What to produce ▸ Could you filter the records below and return each line that holds "graph"?

Exercise data ▸

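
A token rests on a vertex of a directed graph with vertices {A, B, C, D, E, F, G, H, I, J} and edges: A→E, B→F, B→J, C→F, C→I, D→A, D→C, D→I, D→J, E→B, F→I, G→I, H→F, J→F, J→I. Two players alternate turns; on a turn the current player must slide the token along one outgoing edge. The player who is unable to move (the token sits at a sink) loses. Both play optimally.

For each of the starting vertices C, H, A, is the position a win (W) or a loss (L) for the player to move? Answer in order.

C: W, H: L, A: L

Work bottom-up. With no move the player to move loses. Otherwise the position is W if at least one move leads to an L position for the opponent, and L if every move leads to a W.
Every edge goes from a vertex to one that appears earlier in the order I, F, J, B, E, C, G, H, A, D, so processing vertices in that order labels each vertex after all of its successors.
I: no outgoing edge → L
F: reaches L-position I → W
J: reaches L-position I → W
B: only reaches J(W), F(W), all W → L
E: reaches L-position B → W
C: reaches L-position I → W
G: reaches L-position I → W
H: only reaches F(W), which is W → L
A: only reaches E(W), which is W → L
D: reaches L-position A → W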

==

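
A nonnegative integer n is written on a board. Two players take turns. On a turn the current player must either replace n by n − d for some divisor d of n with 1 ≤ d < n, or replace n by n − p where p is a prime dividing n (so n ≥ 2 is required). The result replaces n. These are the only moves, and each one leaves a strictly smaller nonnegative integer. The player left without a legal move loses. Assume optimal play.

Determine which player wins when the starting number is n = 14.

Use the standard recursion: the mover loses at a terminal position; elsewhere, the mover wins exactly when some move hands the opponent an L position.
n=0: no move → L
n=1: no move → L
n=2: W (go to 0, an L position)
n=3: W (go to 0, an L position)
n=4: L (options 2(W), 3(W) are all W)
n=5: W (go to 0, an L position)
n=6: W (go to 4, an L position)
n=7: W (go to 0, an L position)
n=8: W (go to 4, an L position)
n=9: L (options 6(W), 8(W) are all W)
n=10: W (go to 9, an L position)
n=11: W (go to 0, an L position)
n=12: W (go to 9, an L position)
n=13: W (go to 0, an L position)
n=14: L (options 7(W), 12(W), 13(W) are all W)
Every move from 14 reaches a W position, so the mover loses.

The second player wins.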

...

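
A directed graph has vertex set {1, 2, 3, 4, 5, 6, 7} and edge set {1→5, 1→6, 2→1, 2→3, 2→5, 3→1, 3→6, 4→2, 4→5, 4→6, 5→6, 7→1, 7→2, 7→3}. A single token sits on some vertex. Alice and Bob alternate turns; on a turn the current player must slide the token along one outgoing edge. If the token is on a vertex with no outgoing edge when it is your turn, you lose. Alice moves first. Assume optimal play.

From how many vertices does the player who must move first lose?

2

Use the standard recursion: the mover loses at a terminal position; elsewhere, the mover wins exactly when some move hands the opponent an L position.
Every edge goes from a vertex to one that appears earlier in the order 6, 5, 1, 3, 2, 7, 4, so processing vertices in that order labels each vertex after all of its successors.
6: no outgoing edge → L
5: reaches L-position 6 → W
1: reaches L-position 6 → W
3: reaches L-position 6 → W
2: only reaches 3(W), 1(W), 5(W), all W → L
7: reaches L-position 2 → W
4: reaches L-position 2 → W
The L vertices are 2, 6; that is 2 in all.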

Exercise output ▸
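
A token rests on a vertex of a directed graph with vertices {A, B, C, D, E, F, G, H, I, J} and edges: A→E, B→F, B→J, C→F, C→I, D→A, D→C, D→I, D→J, E→B, F→I, G→I, H→F, J→F, J→I. Two players alternate turns; on a turn the current player must slide the token along one outgoing edge. The player who is unable to move (the token sits at a sink) loses. Both play optimally.
A directed graph has vertex set {1, 2, 3, 4, 5, 6, 7} and edge set {1→5, 1→6, 2→1, 2→3, 2→5, 3→1, 3→6, 4→2, 4→5, 4→6, 5→6, 7→1, 7→2, 7→3}. A single token sits on some vertex. Alice and Bob alternate turns; on a turn the current player must slide the token along one outgoing edge. If the token is on a vertex with no outgoing edge when it is your turn, you lose. Alice moves first. Assume optimal play.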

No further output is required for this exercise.